• **PROBLEM TO SOLVE**
From the entries below, give the number of lines where the word "currently" occurs, and nothing else.

• **INPUT FOR THIS TASK**

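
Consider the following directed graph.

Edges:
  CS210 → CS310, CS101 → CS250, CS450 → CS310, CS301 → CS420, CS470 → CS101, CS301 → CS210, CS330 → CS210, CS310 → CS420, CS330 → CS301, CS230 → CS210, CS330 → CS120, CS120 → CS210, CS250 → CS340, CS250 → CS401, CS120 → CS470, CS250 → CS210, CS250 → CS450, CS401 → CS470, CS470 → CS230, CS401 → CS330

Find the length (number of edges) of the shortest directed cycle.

For each vertex v, BFS finds the shortest path from v back to v.
The shortest such closed walk is CS250 → CS401 → CS470 → CS101 → CS250, length 4.

4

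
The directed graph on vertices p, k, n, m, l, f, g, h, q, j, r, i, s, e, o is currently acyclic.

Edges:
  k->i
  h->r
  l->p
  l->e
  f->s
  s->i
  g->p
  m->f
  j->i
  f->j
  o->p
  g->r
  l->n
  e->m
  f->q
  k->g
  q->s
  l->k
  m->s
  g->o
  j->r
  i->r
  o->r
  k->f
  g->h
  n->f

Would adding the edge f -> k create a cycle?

Adding f→k creates a cycle iff k can already reach f.
Path from k: k → f.
So k → … → f → k is a cycle.

Yes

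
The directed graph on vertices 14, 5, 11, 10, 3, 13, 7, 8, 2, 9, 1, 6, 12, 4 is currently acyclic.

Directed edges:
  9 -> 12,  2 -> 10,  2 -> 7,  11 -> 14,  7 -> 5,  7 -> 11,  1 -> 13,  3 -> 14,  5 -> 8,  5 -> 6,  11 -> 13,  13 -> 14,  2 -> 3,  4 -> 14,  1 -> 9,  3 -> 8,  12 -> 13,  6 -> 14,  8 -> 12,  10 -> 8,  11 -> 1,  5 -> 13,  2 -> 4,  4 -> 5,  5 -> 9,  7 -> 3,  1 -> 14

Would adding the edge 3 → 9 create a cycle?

Adding 3→9 creates a cycle iff 9 can already reach 3.
Explore from 9: no path reaches 3. The graph stays acyclic.

No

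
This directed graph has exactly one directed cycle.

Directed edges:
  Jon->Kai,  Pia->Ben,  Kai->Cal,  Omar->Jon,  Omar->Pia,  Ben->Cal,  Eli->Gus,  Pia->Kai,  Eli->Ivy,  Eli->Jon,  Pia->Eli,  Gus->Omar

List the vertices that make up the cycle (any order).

DFS with gray/black marking from Omar:
Omar gray
  Pia gray
    Kai gray
      Cal gray
      Cal black
    Kai black
    Eli gray
      Ivy gray
      Ivy black
      Jon gray
        Jon→Kai: Kai black — skip
      Jon black
      Gus gray
        Gus→Omar: Omar is gray → back edge
Back edge closes the cycle Omar → Pia → Eli → Gus → Omar; its vertices are {Eli, Gus, Pia, Omar}.

Eli, Gus, Pia, Omar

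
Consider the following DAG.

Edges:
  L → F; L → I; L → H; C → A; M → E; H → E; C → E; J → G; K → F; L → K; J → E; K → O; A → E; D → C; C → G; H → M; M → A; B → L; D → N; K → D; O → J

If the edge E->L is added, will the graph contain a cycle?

Yes

Adding E→L creates a cycle iff L can already reach E.
Path from L: L → H → E.
So L → … → E → L is a cycle.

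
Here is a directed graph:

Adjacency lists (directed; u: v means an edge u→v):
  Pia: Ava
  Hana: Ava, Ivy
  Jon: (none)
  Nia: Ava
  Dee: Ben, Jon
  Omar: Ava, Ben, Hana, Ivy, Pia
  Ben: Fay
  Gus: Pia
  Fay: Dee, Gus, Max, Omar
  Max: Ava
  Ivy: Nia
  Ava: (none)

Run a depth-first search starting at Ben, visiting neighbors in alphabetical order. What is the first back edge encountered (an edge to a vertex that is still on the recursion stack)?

Dee→Ben

DFS from Ben (visiting neighbors in alphabetical order); mark gray on enter, black on exit:
Ben gray
  Fay gray
    Dee gray
      Dee→Ben: Ben is gray → back edge
First back edge: Dee → Ben.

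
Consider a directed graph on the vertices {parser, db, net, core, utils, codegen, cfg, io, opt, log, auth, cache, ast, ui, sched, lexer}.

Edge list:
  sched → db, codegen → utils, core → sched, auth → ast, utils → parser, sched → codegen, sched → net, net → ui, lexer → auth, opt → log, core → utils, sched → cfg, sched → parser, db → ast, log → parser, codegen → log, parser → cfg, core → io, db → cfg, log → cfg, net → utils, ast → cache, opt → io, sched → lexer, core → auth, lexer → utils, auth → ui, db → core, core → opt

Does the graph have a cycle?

Yes

DFS with white/gray/black marking, starting from db:
db gray
  core gray
    sched gray
      lexer gray
        auth gray
          ui gray
          ui black
          ast gray
            cache gray
            cache black
          ast black
        auth black
        utils gray
          parser gray
            cfg gray
            cfg black
          parser black
        utils black
      lexer black
      codegen gray
        codegen→utils: utils black — skip
        log gray
          log→cfg: cfg black — skip
          log→parser: parser black — skip
        log black
      codegen black
      sched→cfg: cfg black — skip
      sched→parser: parser black — skip
      sched→db: db is gray → back edge
Back edge found, so a cycle exists: db → core → sched → db.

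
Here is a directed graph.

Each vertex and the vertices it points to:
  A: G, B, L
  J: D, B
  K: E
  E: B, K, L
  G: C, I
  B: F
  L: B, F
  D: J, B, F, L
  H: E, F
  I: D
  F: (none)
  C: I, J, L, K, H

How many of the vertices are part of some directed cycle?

A vertex is on a directed cycle iff it belongs to a strongly connected component of size ≥ 2 (or has a self-loop).
The vertices on cycles are {D, E, J, K} — 4 in total.

4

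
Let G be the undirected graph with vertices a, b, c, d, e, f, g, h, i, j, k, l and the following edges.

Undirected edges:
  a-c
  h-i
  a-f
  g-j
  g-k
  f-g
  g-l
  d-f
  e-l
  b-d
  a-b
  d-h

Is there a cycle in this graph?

Yes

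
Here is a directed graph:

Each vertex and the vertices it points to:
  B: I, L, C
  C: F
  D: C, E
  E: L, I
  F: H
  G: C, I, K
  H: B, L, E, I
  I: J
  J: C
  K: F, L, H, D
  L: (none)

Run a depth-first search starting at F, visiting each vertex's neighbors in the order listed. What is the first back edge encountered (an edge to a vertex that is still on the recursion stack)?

C→F

DFS from F (visiting each vertex's neighbors in the order listed); mark gray on enter, black on exit:
F gray
  H gray
    B gray
      I gray
        J gray
          C gray
            C→F: F is gray → back edge
First back edge: C → F.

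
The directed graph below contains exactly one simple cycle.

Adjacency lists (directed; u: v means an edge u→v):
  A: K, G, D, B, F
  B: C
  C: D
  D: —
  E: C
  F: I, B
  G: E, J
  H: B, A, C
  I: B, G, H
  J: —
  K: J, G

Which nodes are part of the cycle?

A, F, H, I

DFS with gray/black marking from A:
A gray
  K gray
    J gray
    J black
    G gray
      E gray
        C gray
          D gray
          D black
        C black
      E black
      G→J: J black — skip
    G black
  K black
  A→G: G black — skip
  A→D: D black — skip
  B gray
    B→C: C black — skip
  B black
  F gray
    I gray
      I→B: B black — skip
      I→G: G black — skip
      H gray
        H→B: B black — skip
        H→A: A is gray → back edge
Back edge closes the cycle A → F → I → H → A; its vertices are {A, F, H, I}.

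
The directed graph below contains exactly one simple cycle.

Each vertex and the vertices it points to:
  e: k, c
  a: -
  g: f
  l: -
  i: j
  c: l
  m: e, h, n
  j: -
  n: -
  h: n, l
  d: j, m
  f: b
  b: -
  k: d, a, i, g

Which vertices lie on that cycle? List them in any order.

DFS with gray/black marking from m:
m gray
  e gray
    k gray
      d gray
        j gray
        j black
        d→m: m is gray → back edge
Back edge closes the cycle m → e → k → d → m; its vertices are {d, e, k, m}.

d, e, k, m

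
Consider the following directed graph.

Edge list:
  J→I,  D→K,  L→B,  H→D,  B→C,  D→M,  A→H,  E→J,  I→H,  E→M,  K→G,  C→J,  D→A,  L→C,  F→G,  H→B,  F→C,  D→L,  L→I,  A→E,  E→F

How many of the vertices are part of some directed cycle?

10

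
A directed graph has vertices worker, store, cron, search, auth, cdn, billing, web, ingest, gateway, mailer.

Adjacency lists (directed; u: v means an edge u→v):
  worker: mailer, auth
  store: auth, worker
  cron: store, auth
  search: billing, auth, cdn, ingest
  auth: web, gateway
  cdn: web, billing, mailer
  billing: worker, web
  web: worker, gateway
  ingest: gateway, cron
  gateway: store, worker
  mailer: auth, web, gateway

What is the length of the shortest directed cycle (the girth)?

For each vertex v, BFS finds the shortest path from v back to v.
The shortest such closed walk is store → auth → gateway → store, length 3.

3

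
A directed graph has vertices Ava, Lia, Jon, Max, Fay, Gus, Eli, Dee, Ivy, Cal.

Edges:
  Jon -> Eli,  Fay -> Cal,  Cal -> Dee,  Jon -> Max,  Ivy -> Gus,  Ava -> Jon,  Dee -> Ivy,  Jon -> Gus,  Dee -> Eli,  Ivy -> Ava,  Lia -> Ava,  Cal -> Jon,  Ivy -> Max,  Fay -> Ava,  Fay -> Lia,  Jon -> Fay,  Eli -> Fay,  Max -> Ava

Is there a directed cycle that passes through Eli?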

• **WRITTEN ANSWER**
2